[Start of section]

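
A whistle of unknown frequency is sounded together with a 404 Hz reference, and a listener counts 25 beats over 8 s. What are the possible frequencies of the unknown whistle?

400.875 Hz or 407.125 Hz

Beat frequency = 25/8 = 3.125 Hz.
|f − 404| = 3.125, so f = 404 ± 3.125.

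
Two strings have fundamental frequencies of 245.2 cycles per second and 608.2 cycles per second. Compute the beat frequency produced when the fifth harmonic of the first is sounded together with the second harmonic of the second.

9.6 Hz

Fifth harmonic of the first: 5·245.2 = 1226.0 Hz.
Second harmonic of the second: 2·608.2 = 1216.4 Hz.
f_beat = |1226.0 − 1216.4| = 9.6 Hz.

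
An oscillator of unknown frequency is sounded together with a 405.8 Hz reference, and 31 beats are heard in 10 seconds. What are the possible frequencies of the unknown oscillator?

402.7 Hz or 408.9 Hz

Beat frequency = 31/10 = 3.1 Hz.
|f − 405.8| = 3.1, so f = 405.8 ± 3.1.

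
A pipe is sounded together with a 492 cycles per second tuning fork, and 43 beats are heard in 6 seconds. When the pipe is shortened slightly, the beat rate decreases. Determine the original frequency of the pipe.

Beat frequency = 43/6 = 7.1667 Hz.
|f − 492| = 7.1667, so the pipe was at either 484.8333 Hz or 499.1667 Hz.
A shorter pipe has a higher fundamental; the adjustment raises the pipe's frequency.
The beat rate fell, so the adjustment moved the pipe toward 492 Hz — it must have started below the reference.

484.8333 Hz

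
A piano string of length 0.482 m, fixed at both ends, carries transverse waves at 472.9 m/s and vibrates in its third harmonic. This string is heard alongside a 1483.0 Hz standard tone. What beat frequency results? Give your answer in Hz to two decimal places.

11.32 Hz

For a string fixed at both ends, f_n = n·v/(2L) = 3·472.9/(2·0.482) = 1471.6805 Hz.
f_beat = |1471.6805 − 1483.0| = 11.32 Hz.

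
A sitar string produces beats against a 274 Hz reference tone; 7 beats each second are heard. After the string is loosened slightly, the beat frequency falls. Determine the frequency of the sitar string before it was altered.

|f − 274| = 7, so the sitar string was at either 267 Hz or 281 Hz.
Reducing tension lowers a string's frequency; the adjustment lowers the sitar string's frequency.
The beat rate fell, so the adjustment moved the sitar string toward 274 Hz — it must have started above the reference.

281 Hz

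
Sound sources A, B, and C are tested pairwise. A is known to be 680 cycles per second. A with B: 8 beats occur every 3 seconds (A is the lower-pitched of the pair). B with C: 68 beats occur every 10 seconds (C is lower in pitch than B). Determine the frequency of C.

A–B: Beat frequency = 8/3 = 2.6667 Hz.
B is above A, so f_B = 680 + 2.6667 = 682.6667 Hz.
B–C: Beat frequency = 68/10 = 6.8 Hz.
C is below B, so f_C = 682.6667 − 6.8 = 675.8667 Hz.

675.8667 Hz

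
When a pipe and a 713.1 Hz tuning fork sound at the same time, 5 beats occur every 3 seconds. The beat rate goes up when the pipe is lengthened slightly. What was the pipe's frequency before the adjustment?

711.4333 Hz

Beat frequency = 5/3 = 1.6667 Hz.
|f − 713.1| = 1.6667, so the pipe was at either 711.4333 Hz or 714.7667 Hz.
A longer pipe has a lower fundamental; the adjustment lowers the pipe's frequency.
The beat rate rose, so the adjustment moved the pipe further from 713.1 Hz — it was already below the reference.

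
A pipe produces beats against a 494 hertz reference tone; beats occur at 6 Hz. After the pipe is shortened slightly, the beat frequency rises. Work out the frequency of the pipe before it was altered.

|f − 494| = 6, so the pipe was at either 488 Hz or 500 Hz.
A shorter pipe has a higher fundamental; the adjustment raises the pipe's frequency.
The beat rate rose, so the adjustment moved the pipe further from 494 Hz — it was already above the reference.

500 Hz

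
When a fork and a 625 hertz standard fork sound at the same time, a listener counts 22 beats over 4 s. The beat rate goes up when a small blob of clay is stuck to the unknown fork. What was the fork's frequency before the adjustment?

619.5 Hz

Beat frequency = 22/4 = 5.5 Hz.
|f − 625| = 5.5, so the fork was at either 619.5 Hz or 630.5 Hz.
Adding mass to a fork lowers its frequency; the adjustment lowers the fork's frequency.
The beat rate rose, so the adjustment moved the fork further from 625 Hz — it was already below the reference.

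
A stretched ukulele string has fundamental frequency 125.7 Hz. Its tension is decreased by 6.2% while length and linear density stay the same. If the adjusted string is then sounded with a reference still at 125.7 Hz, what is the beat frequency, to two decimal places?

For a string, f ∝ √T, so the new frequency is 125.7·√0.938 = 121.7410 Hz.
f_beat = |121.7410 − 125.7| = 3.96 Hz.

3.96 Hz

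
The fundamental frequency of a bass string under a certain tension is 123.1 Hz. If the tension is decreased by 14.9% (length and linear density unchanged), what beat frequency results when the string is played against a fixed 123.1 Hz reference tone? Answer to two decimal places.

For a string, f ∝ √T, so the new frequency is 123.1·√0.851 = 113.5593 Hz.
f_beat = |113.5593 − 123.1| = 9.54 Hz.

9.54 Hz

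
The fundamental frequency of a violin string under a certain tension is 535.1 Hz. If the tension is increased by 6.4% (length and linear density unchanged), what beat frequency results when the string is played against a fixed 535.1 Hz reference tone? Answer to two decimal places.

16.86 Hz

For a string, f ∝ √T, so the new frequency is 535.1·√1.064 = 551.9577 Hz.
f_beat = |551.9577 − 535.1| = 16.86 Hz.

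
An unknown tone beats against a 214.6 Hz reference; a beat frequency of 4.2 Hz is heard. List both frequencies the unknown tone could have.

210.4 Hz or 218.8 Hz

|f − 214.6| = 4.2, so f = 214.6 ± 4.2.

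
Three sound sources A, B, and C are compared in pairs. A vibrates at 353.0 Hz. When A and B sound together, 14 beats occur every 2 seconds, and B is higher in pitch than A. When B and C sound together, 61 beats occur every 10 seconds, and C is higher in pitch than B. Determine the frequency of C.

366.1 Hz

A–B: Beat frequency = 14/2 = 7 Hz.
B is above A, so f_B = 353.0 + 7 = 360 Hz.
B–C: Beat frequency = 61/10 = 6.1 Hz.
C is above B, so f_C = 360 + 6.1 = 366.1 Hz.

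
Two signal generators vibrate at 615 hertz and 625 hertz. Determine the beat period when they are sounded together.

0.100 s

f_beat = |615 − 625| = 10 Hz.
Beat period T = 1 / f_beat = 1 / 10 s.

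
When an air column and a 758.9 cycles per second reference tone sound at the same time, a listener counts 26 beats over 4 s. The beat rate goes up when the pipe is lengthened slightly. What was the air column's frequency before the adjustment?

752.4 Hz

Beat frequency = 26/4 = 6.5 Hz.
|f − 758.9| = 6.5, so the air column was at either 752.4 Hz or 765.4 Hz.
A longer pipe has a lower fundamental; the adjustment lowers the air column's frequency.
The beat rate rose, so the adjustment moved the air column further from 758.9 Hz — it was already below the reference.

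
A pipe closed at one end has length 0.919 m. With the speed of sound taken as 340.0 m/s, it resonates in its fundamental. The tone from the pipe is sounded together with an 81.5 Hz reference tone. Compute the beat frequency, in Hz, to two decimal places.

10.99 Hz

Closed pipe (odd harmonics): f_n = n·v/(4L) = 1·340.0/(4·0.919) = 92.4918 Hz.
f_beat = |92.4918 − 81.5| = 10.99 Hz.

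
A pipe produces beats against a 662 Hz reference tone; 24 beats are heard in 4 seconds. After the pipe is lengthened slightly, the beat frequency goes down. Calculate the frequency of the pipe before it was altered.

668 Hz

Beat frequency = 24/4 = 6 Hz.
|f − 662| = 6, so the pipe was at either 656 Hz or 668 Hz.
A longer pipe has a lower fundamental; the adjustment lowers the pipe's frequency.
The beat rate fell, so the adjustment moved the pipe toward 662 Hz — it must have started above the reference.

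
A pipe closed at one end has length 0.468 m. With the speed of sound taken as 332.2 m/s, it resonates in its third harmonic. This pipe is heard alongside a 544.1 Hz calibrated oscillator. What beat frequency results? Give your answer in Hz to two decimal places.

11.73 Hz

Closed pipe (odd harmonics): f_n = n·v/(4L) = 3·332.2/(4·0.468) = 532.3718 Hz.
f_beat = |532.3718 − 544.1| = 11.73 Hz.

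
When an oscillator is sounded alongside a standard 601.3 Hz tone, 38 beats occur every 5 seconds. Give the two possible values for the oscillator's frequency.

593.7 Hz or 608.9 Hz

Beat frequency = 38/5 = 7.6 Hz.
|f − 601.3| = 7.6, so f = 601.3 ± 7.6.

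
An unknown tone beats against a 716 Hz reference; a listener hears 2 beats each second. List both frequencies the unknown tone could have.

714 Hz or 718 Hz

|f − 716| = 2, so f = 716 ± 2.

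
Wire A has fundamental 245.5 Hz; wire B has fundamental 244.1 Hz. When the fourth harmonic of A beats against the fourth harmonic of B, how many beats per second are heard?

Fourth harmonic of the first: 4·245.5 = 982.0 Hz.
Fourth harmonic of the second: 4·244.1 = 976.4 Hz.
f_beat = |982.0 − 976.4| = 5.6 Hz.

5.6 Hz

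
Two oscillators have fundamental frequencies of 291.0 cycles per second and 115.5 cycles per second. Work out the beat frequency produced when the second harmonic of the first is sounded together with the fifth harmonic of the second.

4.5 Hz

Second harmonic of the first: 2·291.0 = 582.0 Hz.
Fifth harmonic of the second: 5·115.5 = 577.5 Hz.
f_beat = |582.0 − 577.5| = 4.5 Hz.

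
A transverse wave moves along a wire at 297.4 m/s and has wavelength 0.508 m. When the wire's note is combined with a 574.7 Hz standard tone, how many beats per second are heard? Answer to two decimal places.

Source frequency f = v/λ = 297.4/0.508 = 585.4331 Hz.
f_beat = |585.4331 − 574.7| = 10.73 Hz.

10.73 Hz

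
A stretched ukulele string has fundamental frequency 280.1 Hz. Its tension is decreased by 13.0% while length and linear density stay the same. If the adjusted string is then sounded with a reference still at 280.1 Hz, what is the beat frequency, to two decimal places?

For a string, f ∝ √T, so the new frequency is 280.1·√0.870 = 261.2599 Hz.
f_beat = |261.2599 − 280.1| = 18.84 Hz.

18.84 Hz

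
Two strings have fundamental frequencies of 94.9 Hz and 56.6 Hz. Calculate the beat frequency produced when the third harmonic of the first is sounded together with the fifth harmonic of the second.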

[End of section]

In the records above, return precisely the line containing "An unknown tone beats against a 716" and each line that comes after it, up to the final one.

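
An unknown tone beats against a 716 Hz reference; a listener hears 2 beats each second. List both frequencies the unknown tone could have.

714 Hz or 718 Hz

|f − 716| = 2, so f = 716 ± 2.

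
Wire A has fundamental 245.5 Hz; wire B has fundamental 244.1 Hz. When the fourth harmonic of A beats against the fourth harmonic of B, how many beats per second are heard?

Fourth harmonic of the first: 4·245.5 = 982.0 Hz.
Fourth harmonic of the second: 4·244.1 = 976.4 Hz.
f_beat = |982.0 − 976.4| = 5.6 Hz.

5.6 Hz

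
Two oscillators have fundamental frequencies of 291.0 cycles per second and 115.5 cycles per second. Work out the beat frequency produced when the second harmonic of the first is sounded together with the fifth harmonic of the second.

4.5 Hz

Second harmonic of the first: 2·291.0 = 582.0 Hz.
Fifth harmonic of the second: 5·115.5 = 577.5 Hz.
f_beat = |582.0 − 577.5| = 4.5 Hz.

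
A transverse wave moves along a wire at 297.4 m/s and has wavelength 0.508 m. When the wire's note is combined with a 574.7 Hz standard tone, how many beats per second are heard? Answer to two decimal places.

Source frequency f = v/λ = 297.4/0.508 = 585.4331 Hz.
f_beat = |585.4331 − 574.7| = 10.73 Hz.

10.73 Hz

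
A stretched ukulele string has fundamental frequency 280.1 Hz. Its tension is decreased by 13.0% while length and linear density stay the same. If the adjusted string is then sounded with a reference still at 280.1 Hz, what is the beat frequency, to two decimal places?

For a string, f ∝ √T, so the new frequency is 280.1·√0.870 = 261.2599 Hz.
f_beat = |261.2599 − 280.1| = 18.84 Hz.

18.84 Hz

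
Two strings have fundamental frequencies of 94.9 Hz and 56.6 Hz. Calculate the beat frequency produced when the third harmonic of the first is sounded together with the fifth harmonic of the second.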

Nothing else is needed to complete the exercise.